▸ **TASK OBJECTIVE**:
Reproduce the line that holds "Design an activated-sludge stage for 758" together with all the lines after it up to the end of the entries.

▸ **Excerpts from a dataset**:
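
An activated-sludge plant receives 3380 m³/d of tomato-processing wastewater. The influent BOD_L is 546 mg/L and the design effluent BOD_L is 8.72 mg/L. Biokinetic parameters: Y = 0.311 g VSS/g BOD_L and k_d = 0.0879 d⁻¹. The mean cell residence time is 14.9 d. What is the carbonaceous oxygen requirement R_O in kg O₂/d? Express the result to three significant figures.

R_O ≈ 1470 kg O₂/d

Observed yield with endogenous decay: Y_obs = Y / (1 + k_d·θ_c) = 0.311 / (1 + 0.0879 × 14.9) = 0.311 / 2.310 = 0.1346 g VSS/g BOD_L.
Q·(S₀ − S) = 3380 × (546 − 8.72) × 10⁻³ = 1816 kg/d removed.
Net sludge production P_X = 0.1346 × 1816 = 244.5 kg VSS/d.
R_O = Q·(S₀ − S) − 1.42·P_X = 1816 − 1.42 × 244.5 = 1469 kg O₂/d.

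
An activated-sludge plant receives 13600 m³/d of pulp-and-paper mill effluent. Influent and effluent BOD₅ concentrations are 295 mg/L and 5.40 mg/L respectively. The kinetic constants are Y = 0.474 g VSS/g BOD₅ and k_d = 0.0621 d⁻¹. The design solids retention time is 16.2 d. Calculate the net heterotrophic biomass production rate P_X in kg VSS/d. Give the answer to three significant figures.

P_X ≈ 931 kg VSS/d

Observed yield with endogenous decay: Y_obs = Y / (1 + k_d·θ_c) = 0.474 / (1 + 0.0621 × 16.2) = 0.474 / 2.006 = 0.2363 g VSS/g BOD₅.
Mass of BOD₅ removed per day: Q(S₀ − S) = 13600 × 289.6 g/m³ = 3939 kg/d.
Net biomass production P_X = Y_obs × Q·(S₀ − S) = 0.2363 × 3939 = 930.6 kg VSS/d.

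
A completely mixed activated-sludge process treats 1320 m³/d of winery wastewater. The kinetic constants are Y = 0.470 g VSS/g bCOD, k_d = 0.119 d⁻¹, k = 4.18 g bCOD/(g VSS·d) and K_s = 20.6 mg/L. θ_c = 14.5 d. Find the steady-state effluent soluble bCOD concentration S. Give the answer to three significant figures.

For a completely mixed reactor with recycle the Lawrence–McCarty relation gives S = K_s·(1 + k_d·θ_c) / [θ_c·(Y·k − k_d) − 1] = 20.6 × (1 + 0.119 × 14.5) / [14.5 × (0.470 × 4.18 − 0.119) − 1] = 56.15 / 25.76 = 2.179 mg/L.

S ≈ 2.18 mg/L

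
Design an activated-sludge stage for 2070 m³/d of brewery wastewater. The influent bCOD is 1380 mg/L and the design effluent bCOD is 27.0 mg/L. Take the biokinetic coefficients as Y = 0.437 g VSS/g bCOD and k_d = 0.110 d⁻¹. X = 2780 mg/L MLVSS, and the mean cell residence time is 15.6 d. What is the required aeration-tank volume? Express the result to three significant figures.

V ≈ 2530 m³

From the SRT design equation V = Y Q (S₀−S) θ_c / [X (1 + k_d θ_c)] = 0.437 × 2070 × (1380 − 27.0) × 15.6 / [2780 × (1 + 0.110 × 15.6)] = 1.91×10^7 / 7550 = 2529 m³.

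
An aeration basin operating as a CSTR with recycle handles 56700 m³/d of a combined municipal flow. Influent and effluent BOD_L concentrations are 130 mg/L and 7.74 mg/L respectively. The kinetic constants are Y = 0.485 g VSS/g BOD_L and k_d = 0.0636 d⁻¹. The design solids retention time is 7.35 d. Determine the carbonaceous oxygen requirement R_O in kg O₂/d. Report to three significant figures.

The observed yield is Y_obs = Y/(1 + k_d·θ_c) = 0.485 / (1 + 0.0636 × 7.35) = 0.485 / 1.467 = 0.3305 g VSS per g BOD_L removed.
Q·(S₀ − S) = 56700 × (130 − 7.74) × 10⁻³ = 6932 kg/d removed.
Biomass synthesised: P_X = Y_obs × 6932 = 2291 kg VSS/d.
R_O = Q·(S₀ − S) − 1.42·P_X = 6932 − 1.42 × 2291 = 3679 kg O₂/d.

R_O ≈ 3680 kg O₂/d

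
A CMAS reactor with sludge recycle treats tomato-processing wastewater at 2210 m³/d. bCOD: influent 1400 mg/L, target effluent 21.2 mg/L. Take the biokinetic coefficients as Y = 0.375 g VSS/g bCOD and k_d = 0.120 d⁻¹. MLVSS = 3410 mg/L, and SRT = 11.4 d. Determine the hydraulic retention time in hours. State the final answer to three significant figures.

τ ≈ 17.5 h

From the SRT design equation V = Y Q (S₀−S) θ_c / [X (1 + k_d θ_c)] = 0.375 × 2210 × (1400 − 21.2) × 11.4 / [3410 × (1 + 0.120 × 11.4)] = 1.3×10^7 / 8075 = 1613 m³.
Hydraulic retention time τ = V/Q = 1613 / 2210 = 0.7300 d = 17.52 h.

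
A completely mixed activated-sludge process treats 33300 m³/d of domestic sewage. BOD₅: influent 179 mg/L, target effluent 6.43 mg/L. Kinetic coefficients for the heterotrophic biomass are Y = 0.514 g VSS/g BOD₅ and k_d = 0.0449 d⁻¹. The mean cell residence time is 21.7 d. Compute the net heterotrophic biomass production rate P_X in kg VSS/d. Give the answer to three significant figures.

P_X ≈ 1500 kg VSS/d

The observed yield is Y_obs = Y/(1 + k_d·θ_c) = 0.514 / (1 + 0.0449 × 21.7) = 0.514 / 1.974 = 0.2603 g VSS per g BOD₅ removed.
ΔS = 179 − 6.43 = 172.6 mg/L, so the substrate removal rate is 33300 × 172.6/1000 = 5747 kg BOD₅/d.
P_X = Y_obs · Q(S₀ − S) = 0.2603 × 5747 = 1496 kg VSS/d.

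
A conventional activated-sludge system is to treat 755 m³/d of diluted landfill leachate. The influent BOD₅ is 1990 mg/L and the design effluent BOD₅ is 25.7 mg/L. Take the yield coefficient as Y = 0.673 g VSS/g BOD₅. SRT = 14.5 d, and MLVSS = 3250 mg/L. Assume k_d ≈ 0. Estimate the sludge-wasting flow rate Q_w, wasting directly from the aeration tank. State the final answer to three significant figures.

With k_d = 0 the design equation reduces to V = Y Q (S₀−S) θ_c / X = 0.673 × 755 × (1990 − 25.7) × 14.5 / 3250 = 4453 m³.
Wasting from the aeration tank: Q_w = V / θ_c = 4453 / 14.5 = 307.1 m³/d.

Q_w ≈ 307 m³/d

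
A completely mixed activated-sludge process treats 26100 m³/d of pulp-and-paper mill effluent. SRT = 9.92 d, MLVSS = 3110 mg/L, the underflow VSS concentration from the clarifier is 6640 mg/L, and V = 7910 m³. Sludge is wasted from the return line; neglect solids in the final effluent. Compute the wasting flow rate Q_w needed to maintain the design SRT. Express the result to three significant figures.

Q_w ≈ 373 m³/d

Q_w = (V·X)/(θ_c X_r) = 7910 × 3110 / (9.92 × 6640) = 373.5 m³/d.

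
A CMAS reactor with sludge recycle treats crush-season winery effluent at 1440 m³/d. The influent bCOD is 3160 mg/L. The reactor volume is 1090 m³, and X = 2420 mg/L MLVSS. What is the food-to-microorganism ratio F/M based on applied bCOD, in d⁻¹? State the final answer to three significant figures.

F/M = applied load / biomass = Q·S₀/(V·X) = 1440 × 3160 / (1090 × 2420) = 1.725 d⁻¹.

F/M ≈ 1.73 d⁻¹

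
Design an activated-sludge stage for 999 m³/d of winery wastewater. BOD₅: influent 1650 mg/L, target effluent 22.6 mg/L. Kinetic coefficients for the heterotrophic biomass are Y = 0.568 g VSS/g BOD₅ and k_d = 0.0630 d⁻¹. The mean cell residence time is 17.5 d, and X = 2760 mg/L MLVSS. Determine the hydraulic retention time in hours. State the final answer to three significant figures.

Rearranging the biomass balance for a CMAS with decay, V = Y·Q·ΔS·θ_c / [X·(1+k_d θ_c)] = 0.568 × 999 × (1650 − 22.6) × 17.5 / [2760 × (1 + 0.0630 × 17.5)] = 1.62×10^7 / 5803 = 2785 m³.
HRT = V/Q = 2785 m³ / 999 m³·d⁻¹ = 2.788 d × 24 = 66.90 h.

τ ≈ 66.9 h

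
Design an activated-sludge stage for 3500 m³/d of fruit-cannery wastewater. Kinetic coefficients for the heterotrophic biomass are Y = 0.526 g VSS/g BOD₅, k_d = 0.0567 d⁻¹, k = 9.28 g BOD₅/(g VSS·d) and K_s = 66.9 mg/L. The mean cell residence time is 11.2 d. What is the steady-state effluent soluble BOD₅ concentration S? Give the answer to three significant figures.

S ≈ 2.06 mg/L

For a completely mixed reactor with recycle the Lawrence–McCarty relation gives S = K_s·(1 + k_d·θ_c) / [θ_c·(Y·k − k_d) − 1] = 66.9 × (1 + 0.0567 × 11.2) / [11.2 × (0.526 × 9.28 − 0.0567) − 1] = 109.4 / 53.04 = 2.062 mg/L.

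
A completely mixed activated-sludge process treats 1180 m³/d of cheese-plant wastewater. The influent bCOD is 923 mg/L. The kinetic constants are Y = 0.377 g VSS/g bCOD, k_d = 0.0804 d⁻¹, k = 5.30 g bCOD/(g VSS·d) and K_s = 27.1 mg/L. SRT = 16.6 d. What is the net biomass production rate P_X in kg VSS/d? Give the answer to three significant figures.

Effluent substrate depends only on kinetics and SRT: S = K_s(1 + k_d θ_c) / [θ_c(Yk − k_d) − 1] = 27.1 × (1 + 0.0804 × 16.6) / [16.6 × (0.377 × 5.30 − 0.0804) − 1] = 63.27 / 30.83 = 2.052 mg/L.
Correct the yield for decay: Y_obs = Y/(1 + k_d θ_c) = 0.377 / (1 + 0.0804 × 16.6) = 0.377 / 2.335 = 0.1615.
Q·(S₀ − S) = 1180 × (923 − 2.05) × 10⁻³ = 1087 kg/d removed.
Net biomass production P_X = Y_obs × Q·(S₀ − S) = 0.1615 × 1087 = 175.5 kg VSS/d.

P_X ≈ 175 kg VSS/d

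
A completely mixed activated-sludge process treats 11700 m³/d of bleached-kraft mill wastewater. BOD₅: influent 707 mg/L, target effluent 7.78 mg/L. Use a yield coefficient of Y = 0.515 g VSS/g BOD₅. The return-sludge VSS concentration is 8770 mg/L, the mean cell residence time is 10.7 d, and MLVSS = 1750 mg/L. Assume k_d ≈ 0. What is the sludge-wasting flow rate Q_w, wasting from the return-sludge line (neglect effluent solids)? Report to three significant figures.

Biomass mass balance (decay neglected): V·X = Y·Q·(S₀ − S)·θ_c, so V = 0.515 × 11700 × (707 − 7.78) × 10.7 / 1750 = 25760 m³.
Wasting from the return line (neglecting effluent solids): Q_w = V·X / (θ_c·X_r) = 25760 × 1750 / (10.7 × 8770) = 480.4 m³/d.

Q_w ≈ 480 m³/d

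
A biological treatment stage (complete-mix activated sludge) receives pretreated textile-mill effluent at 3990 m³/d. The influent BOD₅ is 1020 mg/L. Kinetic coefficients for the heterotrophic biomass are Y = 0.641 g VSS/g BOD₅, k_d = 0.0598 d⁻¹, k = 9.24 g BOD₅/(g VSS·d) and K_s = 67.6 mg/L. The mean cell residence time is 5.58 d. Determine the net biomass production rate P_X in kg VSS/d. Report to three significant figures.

P_X ≈ 1950 kg VSS/d

For a completely mixed reactor with recycle the Lawrence–McCarty relation gives S = K_s·(1 + k_d·θ_c) / [θ_c·(Y·k − k_d) − 1] = 67.6 × (1 + 0.0598 × 5.58) / [5.58 × (0.641 × 9.24 − 0.0598) − 1] = 90.16 / 31.72 = 2.843 mg/L.
Correct the yield for decay: Y_obs = Y/(1 + k_d θ_c) = 0.641 / (1 + 0.0598 × 5.58) = 0.641 / 1.334 = 0.4806.
Q·(S₀ − S) = 3990 × (1020 − 2.84) × 10⁻³ = 4058 kg/d removed.
So the net sludge growth is P_X = 0.4806 × 4058 = 1951 kg VSS/d.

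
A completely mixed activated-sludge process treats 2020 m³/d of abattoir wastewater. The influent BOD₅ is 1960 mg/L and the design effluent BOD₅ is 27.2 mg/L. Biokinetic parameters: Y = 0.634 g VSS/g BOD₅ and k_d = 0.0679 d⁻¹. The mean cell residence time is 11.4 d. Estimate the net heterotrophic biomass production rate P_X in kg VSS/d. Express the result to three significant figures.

P_X ≈ 1400 kg VSS/d

The observed yield is Y_obs = Y/(1 + k_d·θ_c) = 0.634 / (1 + 0.0679 × 11.4) = 0.634 / 1.774 = 0.3574 g VSS per g BOD₅ removed.
ΔS = 1960 − 27.2 = 1933 mg/L, so the substrate removal rate is 2020 × 1933/1000 = 3904 kg BOD₅/d.
Biomass produced: P_X = Y_obs·Q·ΔS = 0.3574 × 3904 ≈ 1395 kg VSS/d.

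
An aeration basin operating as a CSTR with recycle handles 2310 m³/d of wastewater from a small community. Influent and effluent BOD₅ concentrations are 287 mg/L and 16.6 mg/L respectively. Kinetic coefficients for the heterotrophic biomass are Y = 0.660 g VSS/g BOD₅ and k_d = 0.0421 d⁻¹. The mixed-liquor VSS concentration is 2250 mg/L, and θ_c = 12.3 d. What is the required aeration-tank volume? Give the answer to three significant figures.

From the SRT design equation V = Y Q (S₀−S) θ_c / [X (1 + k_d θ_c)] = 0.660 × 2310 × (287 − 16.6) × 12.3 / [2250 × (1 + 0.0421 × 12.3)] = 5.07×10^6 / 3415 = 1485 m³.

V ≈ 1480 m³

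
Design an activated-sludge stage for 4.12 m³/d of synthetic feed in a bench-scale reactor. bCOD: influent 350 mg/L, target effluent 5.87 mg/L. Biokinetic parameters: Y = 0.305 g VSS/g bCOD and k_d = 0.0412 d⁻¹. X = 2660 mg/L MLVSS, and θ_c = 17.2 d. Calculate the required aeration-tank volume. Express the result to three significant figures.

V ≈ 1.64 m³

From the SRT design equation V = Y Q (S₀−S) θ_c / [X (1 + k_d θ_c)] = 0.305 × 4.12 × (350 − 5.87) × 17.2 / [2660 × (1 + 0.0412 × 17.2)] = 7.44×10^3 / 4545 = 1.636 m³.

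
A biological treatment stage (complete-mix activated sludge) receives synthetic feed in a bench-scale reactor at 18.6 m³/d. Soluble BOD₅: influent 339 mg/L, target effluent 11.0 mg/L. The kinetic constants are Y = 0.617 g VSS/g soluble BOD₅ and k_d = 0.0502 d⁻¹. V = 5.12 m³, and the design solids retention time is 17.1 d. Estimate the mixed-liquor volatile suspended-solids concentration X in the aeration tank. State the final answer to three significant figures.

X ≈ 6760 mg/L

From V·X·(1 + k_d·θ_c) = Y·Q·(S₀ − S)·θ_c: X = 0.617 × 18.6 × (339 − 11.0) × 17.1 / [5.12 × (1 + 0.0502 × 17.1)] = 6765 mg/L.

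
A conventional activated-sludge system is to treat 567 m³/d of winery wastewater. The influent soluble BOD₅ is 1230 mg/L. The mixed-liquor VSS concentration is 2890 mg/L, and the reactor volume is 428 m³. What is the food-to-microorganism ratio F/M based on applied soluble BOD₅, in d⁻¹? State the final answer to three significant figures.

F/M ≈ 0.564 d⁻¹

Food-to-microorganism ratio F/M = Q S₀ / (V X) = 567 × 1230 / (428.0 × 2890) = 0.5638 d⁻¹.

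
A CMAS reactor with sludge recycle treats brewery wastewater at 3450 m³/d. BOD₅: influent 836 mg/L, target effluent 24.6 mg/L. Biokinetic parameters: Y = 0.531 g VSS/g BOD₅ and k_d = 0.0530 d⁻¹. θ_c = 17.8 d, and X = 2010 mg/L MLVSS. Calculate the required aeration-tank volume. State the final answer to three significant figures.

V ≈ 6770 m³

From the SRT design equation V = Y Q (S₀−S) θ_c / [X (1 + k_d θ_c)] = 0.531 × 3450 × (836 − 24.6) × 17.8 / [2010 × (1 + 0.0530 × 17.8)] = 2.65×10^7 / 3906 = 6773 m³.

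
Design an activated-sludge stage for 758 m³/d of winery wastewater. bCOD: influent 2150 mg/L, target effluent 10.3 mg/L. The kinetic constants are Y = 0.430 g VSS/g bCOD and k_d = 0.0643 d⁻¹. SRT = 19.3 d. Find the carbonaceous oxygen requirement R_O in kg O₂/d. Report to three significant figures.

Correct the yield for decay: Y_obs = Y/(1 + k_d θ_c) = 0.430 / (1 + 0.0643 × 19.3) = 0.430 / 2.241 = 0.1919.
ΔS = 2150 − 10.3 = 2140 mg/L, so the substrate removal rate is 758 × 2140/1000 = 1622 kg bCOD/d.
Net sludge production P_X = 0.1919 × 1622 = 311.2 kg VSS/d.
R_O = Q·(S₀ − S) − 1.42·P_X = 1622 − 1.42 × 311.2 = 1180 kg O₂/d.

R_O ≈ 1180 kg O₂/d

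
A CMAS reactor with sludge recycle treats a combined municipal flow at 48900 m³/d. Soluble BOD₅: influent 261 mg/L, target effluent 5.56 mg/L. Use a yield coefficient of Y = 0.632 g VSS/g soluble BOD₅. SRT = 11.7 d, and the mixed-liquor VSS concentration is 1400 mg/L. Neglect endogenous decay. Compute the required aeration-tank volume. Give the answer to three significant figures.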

▸ **RESPONSE TO THIS TASK**:
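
Design an activated-sludge stage for 758 m³/d of winery wastewater. bCOD: influent 2150 mg/L, target effluent 10.3 mg/L. The kinetic constants are Y = 0.430 g VSS/g bCOD and k_d = 0.0643 d⁻¹. SRT = 19.3 d. Find the carbonaceous oxygen requirement R_O in kg O₂/d. Report to three significant figures.

Correct the yield for decay: Y_obs = Y/(1 + k_d θ_c) = 0.430 / (1 + 0.0643 × 19.3) = 0.430 / 2.241 = 0.1919.
ΔS = 2150 − 10.3 = 2140 mg/L, so the substrate removal rate is 758 × 2140/1000 = 1622 kg bCOD/d.
Net sludge production P_X = 0.1919 × 1622 = 311.2 kg VSS/d.
R_O = Q·(S₀ − S) − 1.42·P_X = 1622 − 1.42 × 311.2 = 1180 kg O₂/d.

R_O ≈ 1180 kg O₂/d

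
A CMAS reactor with sludge recycle treats a combined municipal flow at 48900 m³/d. Soluble BOD₅: influent 261 mg/L, target effluent 5.56 mg/L. Use a yield coefficient of Y = 0.632 g VSS/g soluble BOD₅. SRT = 11.7 d, and the mixed-liquor VSS concentration is 1400 mg/L. Neglect endogenous decay. Compute the required aeration-tank volume. Give the answer to three significant figures.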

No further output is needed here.